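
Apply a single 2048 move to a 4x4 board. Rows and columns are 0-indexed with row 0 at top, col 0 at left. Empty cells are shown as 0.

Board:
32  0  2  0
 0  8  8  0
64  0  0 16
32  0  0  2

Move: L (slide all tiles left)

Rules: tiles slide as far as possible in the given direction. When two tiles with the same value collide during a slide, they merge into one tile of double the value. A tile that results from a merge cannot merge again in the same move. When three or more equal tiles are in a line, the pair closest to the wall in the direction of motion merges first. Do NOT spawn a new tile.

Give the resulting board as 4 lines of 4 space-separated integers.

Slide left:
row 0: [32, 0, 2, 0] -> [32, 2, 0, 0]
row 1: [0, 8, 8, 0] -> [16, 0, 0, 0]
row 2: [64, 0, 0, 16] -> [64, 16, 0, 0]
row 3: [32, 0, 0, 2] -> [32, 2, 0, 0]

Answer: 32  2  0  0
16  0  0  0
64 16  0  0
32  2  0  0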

────────────────────────────────────────

* About this task: When the entries above are retyped, each line must stay exactly as it is.

* The completed task:
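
Apply a single 2048 move to a 4x4 board. Rows and columns are 0-indexed with row 0 at top, col 0 at left. Empty cells are shown as 0.

Board:
32  0  2  0
 0  8  8  0
64  0  0 16
32  0  0  2

Move: L (slide all tiles left)

Rules: tiles slide as far as possible in the given direction. When two tiles with the same value collide during a slide, they merge into one tile of double the value. A tile that results from a merge cannot merge again in the same move. When three or more equal tiles are in a line, the pair closest to the wall in the direction of motion merges first. Do NOT spawn a new tile.

Give the resulting board as 4 lines of 4 space-separated integers.

Slide left:
row 0: [32, 0, 2, 0] -> [32, 2, 0, 0]
row 1: [0, 8, 8, 0] -> [16, 0, 0, 0]
row 2: [64, 0, 0, 16] -> [64, 16, 0, 0]
row 3: [32, 0, 0, 2] -> [32, 2, 0, 0]

Answer: 32  2  0  0
16  0  0  0
64 16  0  0
32  2  0  0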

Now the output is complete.